Your answer should be the entire listing, printed exactly.

++++ Listed records ++++

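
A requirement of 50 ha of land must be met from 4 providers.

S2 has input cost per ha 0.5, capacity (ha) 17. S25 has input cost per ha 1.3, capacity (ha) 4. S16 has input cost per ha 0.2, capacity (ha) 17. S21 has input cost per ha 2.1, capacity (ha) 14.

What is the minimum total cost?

Cheapest first:
S16 (0.2): use full 17 ; 33 ha to go.
S2 at 0.5: take all 17 ha ; 16 still needed.
S25 at 1.3: take all 4 ha ; 12 still needed.
Take 12 from S21 at 2.1 to finish.
Cost = 17×0.2 + 17×0.5 + 4×1.3 + 12×2.1 = 42.3.

42.3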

++++

- **Task response**:
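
A requirement of 50 ha of land must be met from 4 providers.

S2 has input cost per ha 0.5, capacity (ha) 17. S25 has input cost per ha 1.3, capacity (ha) 4. S16 has input cost per ha 0.2, capacity (ha) 17. S21 has input cost per ha 2.1, capacity (ha) 14.

What is the minimum total cost?

Cheapest first:
S16 (0.2): use full 17 ; 33 ha to go.
S2 at 0.5: take all 17 ha ; 16 still needed.
S25 at 1.3: take all 4 ha ; 12 still needed.
Take 12 from S21 at 2.1 to finish.
Cost = 17×0.2 + 17×0.5 + 4×1.3 + 12×2.1 = 42.3.

42.3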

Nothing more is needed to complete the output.